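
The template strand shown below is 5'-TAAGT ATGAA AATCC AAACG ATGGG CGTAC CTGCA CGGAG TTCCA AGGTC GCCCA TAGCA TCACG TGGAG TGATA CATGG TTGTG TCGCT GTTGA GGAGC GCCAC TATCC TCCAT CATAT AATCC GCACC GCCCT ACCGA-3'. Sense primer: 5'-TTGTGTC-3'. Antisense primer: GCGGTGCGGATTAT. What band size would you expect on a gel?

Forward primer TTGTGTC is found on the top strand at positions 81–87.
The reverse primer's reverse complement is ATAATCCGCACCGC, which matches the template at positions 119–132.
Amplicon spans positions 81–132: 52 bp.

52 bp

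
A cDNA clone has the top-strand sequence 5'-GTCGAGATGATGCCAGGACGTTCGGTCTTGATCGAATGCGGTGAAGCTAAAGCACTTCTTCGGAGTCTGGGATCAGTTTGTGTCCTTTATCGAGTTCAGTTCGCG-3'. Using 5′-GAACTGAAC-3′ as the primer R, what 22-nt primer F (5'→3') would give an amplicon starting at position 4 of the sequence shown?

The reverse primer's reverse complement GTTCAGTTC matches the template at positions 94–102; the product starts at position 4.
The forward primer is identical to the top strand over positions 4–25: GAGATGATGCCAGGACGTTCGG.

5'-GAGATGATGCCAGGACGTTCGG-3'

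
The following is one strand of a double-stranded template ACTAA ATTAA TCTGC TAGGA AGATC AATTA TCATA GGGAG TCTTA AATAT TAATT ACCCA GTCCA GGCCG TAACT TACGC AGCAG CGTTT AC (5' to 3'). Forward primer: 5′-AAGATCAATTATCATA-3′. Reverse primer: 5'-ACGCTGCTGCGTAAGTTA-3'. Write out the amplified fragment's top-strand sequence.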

•••

- Problem statement: Set down the preceding data verbatim. Every line belongs in the copy.

- Answer area:
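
The template strand shown below is 5'-TAAGT ATGAA AATCC AAACG ATGGG CGTAC CTGCA CGGAG TTCCA AGGTC GCCCA TAGCA TCACG TGGAG TGATA CATGG TTGTG TCGCT GTTGA GGAGC GCCAC TATCC TCCAT CATAT AATCC GCACC GCCCT ACCGA-3'. Sense primer: 5'-TTGTGTC-3'. Antisense primer: GCGGTGCGGATTAT. What band size would you expect on a gel?

Forward primer TTGTGTC is found on the top strand at positions 81–87.
The reverse primer's reverse complement is ATAATCCGCACCGC, which matches the template at positions 119–132.
Amplicon spans positions 81–132: 52 bp.

52 bp

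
A cDNA clone has the top-strand sequence 5'-GTCGAGATGATGCCAGGACGTTCGGTCTTGATCGAATGCGGTGAAGCTAAAGCACTTCTTCGGAGTCTGGGATCAGTTTGTGTCCTTTATCGAGTTCAGTTCGCG-3'. Using 5′-GAACTGAAC-3′ as the primer R, what 22-nt primer F (5'→3') would give an amplicon starting at position 4 of the sequence shown?

The reverse primer's reverse complement GTTCAGTTC matches the template at positions 94–102; the product starts at position 4.
The forward primer is identical to the top strand over positions 4–25: GAGATGATGCCAGGACGTTCGG.

5'-GAGATGATGCCAGGACGTTCGG-3'

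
The following is one strand of a double-stranded template ACTAA ATTAA TCTGC TAGGA AGATC AATTA TCATA GGGAG TCTTA AATAT TAATT ACCCA GTCCA GGCCG TAACT TACGC AGCAG CGTTT AC (5' to 3'). Forward primer: 5′-AAGATCAATTATCATA-3′. Reverse primer: 5'-ACGCTGCTGCGTAAGTTA-3'. Write out the amplified fragment's top-strand sequence.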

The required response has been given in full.